YOUR GOAL: Once the line containing "Printing → Cancelled" is found in the records below, return it and each following line exactly, up to and including the line containing "(Recall: X = next;", and nothing else.

(Stored data entries)
-.-.-

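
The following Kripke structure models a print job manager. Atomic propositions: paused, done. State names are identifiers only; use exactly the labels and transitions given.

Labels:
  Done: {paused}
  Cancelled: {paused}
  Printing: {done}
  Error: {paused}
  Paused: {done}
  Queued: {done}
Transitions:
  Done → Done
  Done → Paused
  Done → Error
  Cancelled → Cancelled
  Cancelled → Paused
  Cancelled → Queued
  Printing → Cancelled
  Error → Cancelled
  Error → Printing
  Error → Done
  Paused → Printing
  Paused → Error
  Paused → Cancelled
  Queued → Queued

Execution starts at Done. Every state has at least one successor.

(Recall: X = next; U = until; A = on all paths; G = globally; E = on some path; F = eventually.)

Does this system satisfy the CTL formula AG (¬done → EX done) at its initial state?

Satisfied

States satisfying ¬done → EX done: {Done, Cancelled, Printing, Error, Paused, Queued}.
States satisfying AG (¬done → EX done): {Done, Cancelled, Printing, Error, Paused, Queued}.
Every state reachable from Done satisfies ¬done → EX done.
Done ∈ Sat(AG (¬done → EX done)).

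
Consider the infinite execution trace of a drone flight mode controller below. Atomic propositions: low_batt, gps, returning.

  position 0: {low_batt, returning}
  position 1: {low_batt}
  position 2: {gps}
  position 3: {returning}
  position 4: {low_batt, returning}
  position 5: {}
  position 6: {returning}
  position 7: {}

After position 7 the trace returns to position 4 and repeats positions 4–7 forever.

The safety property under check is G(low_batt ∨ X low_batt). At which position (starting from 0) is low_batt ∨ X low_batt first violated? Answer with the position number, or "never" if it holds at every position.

2

Check low_batt ∨ X low_batt at each position in order: 0 ✓, 1 ✓.
At position 2 the labels are {gps} and the next position 3 has {returning}, so low_batt ∨ X low_batt is false there. This is the first violation.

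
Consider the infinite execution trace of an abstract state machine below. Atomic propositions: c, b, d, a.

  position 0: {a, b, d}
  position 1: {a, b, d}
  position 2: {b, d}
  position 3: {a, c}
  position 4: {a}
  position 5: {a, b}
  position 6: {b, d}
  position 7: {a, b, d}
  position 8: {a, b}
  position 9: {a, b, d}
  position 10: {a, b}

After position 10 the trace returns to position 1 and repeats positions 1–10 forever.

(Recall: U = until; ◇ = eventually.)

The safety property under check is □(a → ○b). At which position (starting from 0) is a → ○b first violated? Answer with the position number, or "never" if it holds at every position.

Check a → ○b at each position in order: 0 ✓, 1 ✓, 2 ✓.
At position 3 the labels are {a, c} and the next position 4 has {a}, so a → ○b is false there. This is the first violation.

3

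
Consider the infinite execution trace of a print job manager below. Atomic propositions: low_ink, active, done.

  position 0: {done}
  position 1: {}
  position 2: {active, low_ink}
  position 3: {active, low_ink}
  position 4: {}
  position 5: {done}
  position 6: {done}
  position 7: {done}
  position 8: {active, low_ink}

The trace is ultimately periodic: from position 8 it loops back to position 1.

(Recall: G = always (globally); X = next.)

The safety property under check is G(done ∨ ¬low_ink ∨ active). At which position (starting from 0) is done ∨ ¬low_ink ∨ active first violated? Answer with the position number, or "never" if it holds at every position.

done ∨ ¬low_ink ∨ active holds at every position 0..8, and those are all the positions the trace ever visits, so the invariant G(done ∨ ¬low_ink ∨ active) is never violated.

never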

-.-.-

FINISHED EXERCISE:
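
  Printing → Cancelled
  Error → Cancelled
  Error → Printing
  Error → Done
  Paused → Printing
  Paused → Error
  Paused → Cancelled
  Queued → Queued

Execution starts at Done. Every state has at least one successor.

(Recall: X = next; U = until; A = on all paths; G = globally; E = on some path; F = eventually.)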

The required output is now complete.